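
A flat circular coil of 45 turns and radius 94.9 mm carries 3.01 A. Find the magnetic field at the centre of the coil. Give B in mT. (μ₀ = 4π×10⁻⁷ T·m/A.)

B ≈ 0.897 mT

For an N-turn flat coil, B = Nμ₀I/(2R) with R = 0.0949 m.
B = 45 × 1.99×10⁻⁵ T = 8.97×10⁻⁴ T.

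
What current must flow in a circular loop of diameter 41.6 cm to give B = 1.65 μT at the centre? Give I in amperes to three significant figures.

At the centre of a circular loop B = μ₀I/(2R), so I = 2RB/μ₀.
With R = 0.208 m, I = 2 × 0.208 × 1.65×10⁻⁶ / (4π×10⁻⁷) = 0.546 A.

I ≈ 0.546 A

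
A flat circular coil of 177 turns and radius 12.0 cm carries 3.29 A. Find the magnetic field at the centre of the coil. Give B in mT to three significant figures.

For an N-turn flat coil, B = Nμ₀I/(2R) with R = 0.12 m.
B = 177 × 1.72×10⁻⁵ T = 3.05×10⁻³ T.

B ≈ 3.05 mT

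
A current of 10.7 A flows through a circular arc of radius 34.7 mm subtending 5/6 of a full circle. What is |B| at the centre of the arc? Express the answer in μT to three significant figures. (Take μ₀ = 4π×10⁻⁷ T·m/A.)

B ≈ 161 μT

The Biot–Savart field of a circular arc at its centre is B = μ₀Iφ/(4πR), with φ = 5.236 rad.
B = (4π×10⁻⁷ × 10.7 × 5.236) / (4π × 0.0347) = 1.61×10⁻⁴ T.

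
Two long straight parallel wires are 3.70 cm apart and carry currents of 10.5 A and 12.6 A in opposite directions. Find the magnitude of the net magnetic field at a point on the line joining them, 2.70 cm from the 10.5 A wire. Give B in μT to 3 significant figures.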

...

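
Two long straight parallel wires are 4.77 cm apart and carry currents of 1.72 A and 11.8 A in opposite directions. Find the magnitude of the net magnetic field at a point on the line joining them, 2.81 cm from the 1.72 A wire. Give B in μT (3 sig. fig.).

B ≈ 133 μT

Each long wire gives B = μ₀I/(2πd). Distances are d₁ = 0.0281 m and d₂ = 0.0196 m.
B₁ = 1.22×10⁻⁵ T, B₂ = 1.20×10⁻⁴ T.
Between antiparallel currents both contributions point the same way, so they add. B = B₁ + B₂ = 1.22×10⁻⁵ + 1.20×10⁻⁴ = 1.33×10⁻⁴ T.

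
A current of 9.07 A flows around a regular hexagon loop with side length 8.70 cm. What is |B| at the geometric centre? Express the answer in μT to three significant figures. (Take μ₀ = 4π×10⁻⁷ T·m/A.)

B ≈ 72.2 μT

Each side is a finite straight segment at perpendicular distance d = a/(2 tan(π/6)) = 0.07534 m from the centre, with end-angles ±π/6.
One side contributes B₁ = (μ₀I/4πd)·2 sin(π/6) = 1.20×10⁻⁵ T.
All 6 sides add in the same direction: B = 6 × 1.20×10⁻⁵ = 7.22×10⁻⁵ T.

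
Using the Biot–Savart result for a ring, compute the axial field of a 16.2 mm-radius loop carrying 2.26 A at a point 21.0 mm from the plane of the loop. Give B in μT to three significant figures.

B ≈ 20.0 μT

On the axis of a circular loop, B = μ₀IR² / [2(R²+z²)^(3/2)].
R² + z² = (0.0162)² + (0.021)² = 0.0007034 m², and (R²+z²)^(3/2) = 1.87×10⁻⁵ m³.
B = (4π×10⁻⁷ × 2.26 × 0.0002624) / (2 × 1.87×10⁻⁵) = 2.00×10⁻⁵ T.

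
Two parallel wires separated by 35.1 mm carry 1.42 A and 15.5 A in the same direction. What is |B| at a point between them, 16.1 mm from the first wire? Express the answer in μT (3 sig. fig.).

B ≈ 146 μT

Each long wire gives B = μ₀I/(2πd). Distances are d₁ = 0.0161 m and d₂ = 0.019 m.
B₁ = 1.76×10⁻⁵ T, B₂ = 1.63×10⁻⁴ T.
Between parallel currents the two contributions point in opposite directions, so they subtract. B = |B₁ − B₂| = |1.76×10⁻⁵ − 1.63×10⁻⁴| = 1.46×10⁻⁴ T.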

→ **Task objective**:
Would you please copy exactly the part of the entries above that begins at the line containing "A flat circular coil of 177" and ends at the line containing "Two long straight parallel wires are 3.70", both lines included?

→ **Solution to the problem**:
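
A flat circular coil of 177 turns and radius 12.0 cm carries 3.29 A. Find the magnetic field at the centre of the coil. Give B in mT to three significant figures.

For an N-turn flat coil, B = Nμ₀I/(2R) with R = 0.12 m.
B = 177 × 1.72×10⁻⁵ T = 3.05×10⁻³ T.

B ≈ 3.05 mT

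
A current of 10.7 A flows through a circular arc of radius 34.7 mm subtending 5/6 of a full circle. What is |B| at the centre of the arc? Express the answer in μT to three significant figures. (Take μ₀ = 4π×10⁻⁷ T·m/A.)

B ≈ 161 μT

The Biot–Savart field of a circular arc at its centre is B = μ₀Iφ/(4πR), with φ = 5.236 rad.
B = (4π×10⁻⁷ × 10.7 × 5.236) / (4π × 0.0347) = 1.61×10⁻⁴ T.

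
Two long straight parallel wires are 3.70 cm apart and carry currents of 10.5 A and 12.6 A in opposite directions. Find the magnitude of the net magnetic field at a point on the line joining them, 2.70 cm from the 10.5 A wire. Give B in μT to 3 significant figures.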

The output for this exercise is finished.